Every line of the data is to be transcribed without error.

▬▬▬▬▬▬▬▬▬▬

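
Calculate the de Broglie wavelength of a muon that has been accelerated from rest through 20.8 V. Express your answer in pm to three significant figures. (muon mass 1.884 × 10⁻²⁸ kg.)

KE = eV = 1.602 × 10⁻¹⁹ × 20.80 = 3.332 × 10⁻¹⁸ J.
p = √(2mKE) = √(2 × 1.884 × 10⁻²⁸ × 3.332 × 10⁻¹⁸) = 3.543 × 10⁻²³ kg·m/s.
λ = h/p = 6.626 × 10⁻³⁴ / 3.543 × 10⁻²³ = 1.87 × 10⁻¹¹ m = 18.7 pm.

λ = 18.7 pm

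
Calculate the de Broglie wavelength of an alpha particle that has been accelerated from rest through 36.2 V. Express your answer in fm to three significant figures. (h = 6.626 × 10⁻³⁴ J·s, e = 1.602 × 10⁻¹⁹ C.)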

▬▬▬▬▬▬▬▬▬▬

:: TASK RESULT ::
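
Calculate the de Broglie wavelength of a muon that has been accelerated from rest through 20.8 V. Express your answer in pm to three significant figures. (muon mass 1.884 × 10⁻²⁸ kg.)

KE = eV = 1.602 × 10⁻¹⁹ × 20.80 = 3.332 × 10⁻¹⁸ J.
p = √(2mKE) = √(2 × 1.884 × 10⁻²⁸ × 3.332 × 10⁻¹⁸) = 3.543 × 10⁻²³ kg·m/s.
λ = h/p = 6.626 × 10⁻³⁴ / 3.543 × 10⁻²³ = 1.87 × 10⁻¹¹ m = 18.7 pm.

λ = 18.7 pm

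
Calculate the de Broglie wavelength of an alpha particle that has been accelerated from rest through 36.2 V. Express your answer in fm to three significant figures. (h = 6.626 × 10⁻³⁴ J·s, e = 1.602 × 10⁻¹⁹ C.)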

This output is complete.